The answer must consist of every record below, transcribed exactly.
###
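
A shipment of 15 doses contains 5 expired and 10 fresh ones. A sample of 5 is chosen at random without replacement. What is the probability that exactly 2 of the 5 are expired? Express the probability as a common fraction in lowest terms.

400/1001

The sample space is all 5-subsets of the 15: C(15,5) = 3003.
Selections with exactly 2 expired: choose 2 of the 5 expired and 3 of the 10 fresh, C(5,2)·C(10,3) = 10·120 = 1200.
Probability = 1200/3003 = 400/1001.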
###
## Written solution
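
A shipment of 15 doses contains 5 expired and 10 fresh ones. A sample of 5 is chosen at random without replacement. What is the probability that exactly 2 of the 5 are expired? Express the probability as a common fraction in lowest terms.

400/1001

The sample space is all 5-subsets of the 15: C(15,5) = 3003.
Selections with exactly 2 expired: choose 2 of the 5 expired and 3 of the 10 fresh, C(5,2)·C(10,3) = 10·120 = 1200.
Probability = 1200/3003 = 400/1001.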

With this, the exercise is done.